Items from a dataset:

# # # # #

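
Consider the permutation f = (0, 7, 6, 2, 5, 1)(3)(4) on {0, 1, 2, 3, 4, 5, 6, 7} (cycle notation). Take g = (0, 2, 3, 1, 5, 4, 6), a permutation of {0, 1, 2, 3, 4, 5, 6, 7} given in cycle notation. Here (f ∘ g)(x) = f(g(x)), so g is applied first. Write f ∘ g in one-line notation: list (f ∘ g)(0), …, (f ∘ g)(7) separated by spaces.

(f ∘ g)(x) = f(g(x)). Computing each image: f(g(0)) = f(2) = 5, f(g(1)) = f(5) = 1, f(g(2)) = f(3) = 3, f(g(3)) = f(1) = 0, f(g(4)) = f(6) = 2, f(g(5)) = f(4) = 4, f(g(6)) = f(0) = 7, f(g(7)) = f(7) = 6.
Hence f ∘ g = [5 1 3 0 2 4 7 6].

5 1 3 0 2 4 7 6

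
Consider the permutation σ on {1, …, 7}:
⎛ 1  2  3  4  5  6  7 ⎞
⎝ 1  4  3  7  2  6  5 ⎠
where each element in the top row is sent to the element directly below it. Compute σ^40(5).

5

Tracing 5 → 2 → … returns to 5 after 4 steps, so 5 lies in a 4-cycle (2, 4, 7, 5).
On a 4-cycle, σ^4 is the identity, so σ^40 = σ^0 there (40 ≡ 0 mod 4).
So σ^40(5) = 5.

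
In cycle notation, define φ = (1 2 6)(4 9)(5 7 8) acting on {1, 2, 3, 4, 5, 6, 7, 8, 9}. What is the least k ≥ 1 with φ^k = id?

6

The cycle type of φ is (3, 3, 2, 1).
The order is lcm(3, 3, 2) = 6.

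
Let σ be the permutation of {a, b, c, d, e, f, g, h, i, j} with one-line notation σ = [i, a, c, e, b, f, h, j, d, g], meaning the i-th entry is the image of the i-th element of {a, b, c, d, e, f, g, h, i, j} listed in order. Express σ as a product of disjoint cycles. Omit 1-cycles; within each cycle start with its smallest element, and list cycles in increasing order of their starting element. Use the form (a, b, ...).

(a, i, d, e, b)(g, h, j)

From a: a → i → d → e → b → a, closing the cycle (a, i, d, e, b).
Continuing from each remaining unvisited element yields (a, i, d, e, b)(g, h, j).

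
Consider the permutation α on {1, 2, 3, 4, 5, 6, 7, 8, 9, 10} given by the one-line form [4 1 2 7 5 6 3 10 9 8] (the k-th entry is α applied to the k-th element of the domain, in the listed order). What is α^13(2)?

Tracing 2 → 1 → … returns to 2 after 5 steps, so 2 lies in a 5-cycle (1, 4, 7, 3, 2).
Since the cycle has length 5, α^13 acts on it the same as α^3 (13 mod 5 = 3).
Advancing 3 steps from 2: 2 → 1 → 4 → 7.

7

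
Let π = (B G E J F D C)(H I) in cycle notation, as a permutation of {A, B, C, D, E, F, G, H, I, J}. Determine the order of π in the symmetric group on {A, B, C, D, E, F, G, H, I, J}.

14

The cycle type of π is (7, 2, 1).
Since disjoint cycles commute, ord(π) = lcm(7, 2) = 14.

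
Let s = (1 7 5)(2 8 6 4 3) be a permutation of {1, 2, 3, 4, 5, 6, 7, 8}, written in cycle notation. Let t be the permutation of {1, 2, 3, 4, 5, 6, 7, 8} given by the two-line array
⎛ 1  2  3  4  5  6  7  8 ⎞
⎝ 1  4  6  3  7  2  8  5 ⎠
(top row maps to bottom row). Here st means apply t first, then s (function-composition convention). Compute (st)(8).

t(8) = 5, then s(5) = 1; composing gives (st)(8) = 1.

1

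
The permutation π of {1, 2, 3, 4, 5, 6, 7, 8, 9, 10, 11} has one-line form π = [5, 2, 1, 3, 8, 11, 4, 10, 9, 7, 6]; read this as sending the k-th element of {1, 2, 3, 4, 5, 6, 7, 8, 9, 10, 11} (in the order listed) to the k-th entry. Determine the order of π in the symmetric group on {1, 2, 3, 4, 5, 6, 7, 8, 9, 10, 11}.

Decomposing into disjoint cycles gives cycle lengths 7, 2, 1, 1.
The order of π is the least common multiple of its cycle lengths: lcm(7, 2) = 14.

14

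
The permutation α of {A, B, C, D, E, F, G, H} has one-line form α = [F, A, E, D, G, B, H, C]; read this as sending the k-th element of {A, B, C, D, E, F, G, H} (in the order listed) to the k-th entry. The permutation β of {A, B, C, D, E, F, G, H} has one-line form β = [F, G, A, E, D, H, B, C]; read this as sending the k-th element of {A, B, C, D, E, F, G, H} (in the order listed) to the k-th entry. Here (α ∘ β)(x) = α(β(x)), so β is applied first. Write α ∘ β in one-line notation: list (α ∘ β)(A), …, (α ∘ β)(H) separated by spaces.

(α ∘ β)(x) = α(β(x)). Computing each image: α(β(A)) = α(F) = B, α(β(B)) = α(G) = H, α(β(C)) = α(A) = F, α(β(D)) = α(E) = G, α(β(E)) = α(D) = D, α(β(F)) = α(H) = C, α(β(G)) = α(B) = A, α(β(H)) = α(C) = E.
Hence α ∘ β = [B H F G D C A E].

B H F G D C A E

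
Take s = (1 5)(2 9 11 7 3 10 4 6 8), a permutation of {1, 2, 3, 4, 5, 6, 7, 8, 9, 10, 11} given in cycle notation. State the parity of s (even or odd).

The cycle lengths are 9, 2.
A cycle is odd iff its length is even; s has 1 even-length cycle, so sgn(s) = (−1)^1 and s is odd.

odd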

# # # # #

§ **WHAT NEEDS TO BE DONE**
Transcribe all entries exactly as they are given.

§ **SOLUTION TO THIS EXERCISE**
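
Consider the permutation f = (0, 7, 6, 2, 5, 1)(3)(4) on {0, 1, 2, 3, 4, 5, 6, 7} (cycle notation). Take g = (0, 2, 3, 1, 5, 4, 6), a permutation of {0, 1, 2, 3, 4, 5, 6, 7} given in cycle notation. Here (f ∘ g)(x) = f(g(x)), so g is applied first. Write f ∘ g in one-line notation: list (f ∘ g)(0), …, (f ∘ g)(7) separated by spaces.

(f ∘ g)(x) = f(g(x)). Computing each image: f(g(0)) = f(2) = 5, f(g(1)) = f(5) = 1, f(g(2)) = f(3) = 3, f(g(3)) = f(1) = 0, f(g(4)) = f(6) = 2, f(g(5)) = f(4) = 4, f(g(6)) = f(0) = 7, f(g(7)) = f(7) = 6.
Hence f ∘ g = [5 1 3 0 2 4 7 6].

5 1 3 0 2 4 7 6

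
Consider the permutation σ on {1, …, 7}:
⎛ 1  2  3  4  5  6  7 ⎞
⎝ 1  4  3  7  2  6  5 ⎠
where each element in the top row is sent to the element directly below it. Compute σ^40(5).

5

Tracing 5 → 2 → … returns to 5 after 4 steps, so 5 lies in a 4-cycle (2, 4, 7, 5).
On a 4-cycle, σ^4 is the identity, so σ^40 = σ^0 there (40 ≡ 0 mod 4).
So σ^40(5) = 5.

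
In cycle notation, define φ = (1 2 6)(4 9)(5 7 8) acting on {1, 2, 3, 4, 5, 6, 7, 8, 9}. What is the least k ≥ 1 with φ^k = id?

6

The cycle type of φ is (3, 3, 2, 1).
The order is lcm(3, 3, 2) = 6.

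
Let σ be the permutation of {a, b, c, d, e, f, g, h, i, j} with one-line notation σ = [i, a, c, e, b, f, h, j, d, g], meaning the i-th entry is the image of the i-th element of {a, b, c, d, e, f, g, h, i, j} listed in order. Express σ as a product of disjoint cycles. Omit 1-cycles; within each cycle start with its smallest element, and list cycles in increasing order of their starting element. Use the form (a, b, ...).

(a, i, d, e, b)(g, h, j)

From a: a → i → d → e → b → a, closing the cycle (a, i, d, e, b).
Continuing from each remaining unvisited element yields (a, i, d, e, b)(g, h, j).

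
Consider the permutation α on {1, 2, 3, 4, 5, 6, 7, 8, 9, 10} given by the one-line form [4 1 2 7 5 6 3 10 9 8] (the k-th entry is α applied to the k-th element of the domain, in the listed order). What is α^13(2)?

Tracing 2 → 1 → … returns to 2 after 5 steps, so 2 lies in a 5-cycle (1, 4, 7, 3, 2).
Since the cycle has length 5, α^13 acts on it the same as α^3 (13 mod 5 = 3).
Advancing 3 steps from 2: 2 → 1 → 4 → 7.

7

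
Let π = (B G E J F D C)(H I) in cycle notation, as a permutation of {A, B, C, D, E, F, G, H, I, J}. Determine the order of π in the symmetric group on {A, B, C, D, E, F, G, H, I, J}.

14

The cycle type of π is (7, 2, 1).
Since disjoint cycles commute, ord(π) = lcm(7, 2) = 14.

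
Let s = (1 7 5)(2 8 6 4 3) be a permutation of {1, 2, 3, 4, 5, 6, 7, 8}, written in cycle notation. Let t be the permutation of {1, 2, 3, 4, 5, 6, 7, 8} given by the two-line array
⎛ 1  2  3  4  5  6  7  8 ⎞
⎝ 1  4  6  3  7  2  8  5 ⎠
(top row maps to bottom row). Here st means apply t first, then s (function-composition convention). Compute (st)(8).

t(8) = 5, then s(5) = 1; composing gives (st)(8) = 1.

1

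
The permutation π of {1, 2, 3, 4, 5, 6, 7, 8, 9, 10, 11} has one-line form π = [5, 2, 1, 3, 8, 11, 4, 10, 9, 7, 6]; read this as sending the k-th element of {1, 2, 3, 4, 5, 6, 7, 8, 9, 10, 11} (in the order listed) to the k-th entry. Determine the order of π in the symmetric group on {1, 2, 3, 4, 5, 6, 7, 8, 9, 10, 11}.

Decomposing into disjoint cycles gives cycle lengths 7, 2, 1, 1.
The order of π is the least common multiple of its cycle lengths: lcm(7, 2) = 14.

14

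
The permutation α of {A, B, C, D, E, F, G, H} has one-line form α = [F, A, E, D, G, B, H, C]; read this as sending the k-th element of {A, B, C, D, E, F, G, H} (in the order listed) to the k-th entry. The permutation β of {A, B, C, D, E, F, G, H} has one-line form β = [F, G, A, E, D, H, B, C]; read this as sending the k-th element of {A, B, C, D, E, F, G, H} (in the order listed) to the k-th entry. Here (α ∘ β)(x) = α(β(x)), so β is applied first. Write α ∘ β in one-line notation: list (α ∘ β)(A), …, (α ∘ β)(H) separated by spaces.

(α ∘ β)(x) = α(β(x)). Computing each image: α(β(A)) = α(F) = B, α(β(B)) = α(G) = H, α(β(C)) = α(A) = F, α(β(D)) = α(E) = G, α(β(E)) = α(D) = D, α(β(F)) = α(H) = C, α(β(G)) = α(B) = A, α(β(H)) = α(C) = E.
Hence α ∘ β = [B H F G D C A E].

B H F G D C A E

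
Take s = (1 5)(2 9 11 7 3 10 4 6 8), a permutation of {1, 2, 3, 4, 5, 6, 7, 8, 9, 10, 11} given in cycle notation. State the parity of s (even or odd).

The cycle lengths are 9, 2.
A cycle is odd iff its length is even; s has 1 even-length cycle, so sgn(s) = (−1)^1 and s is odd.

odd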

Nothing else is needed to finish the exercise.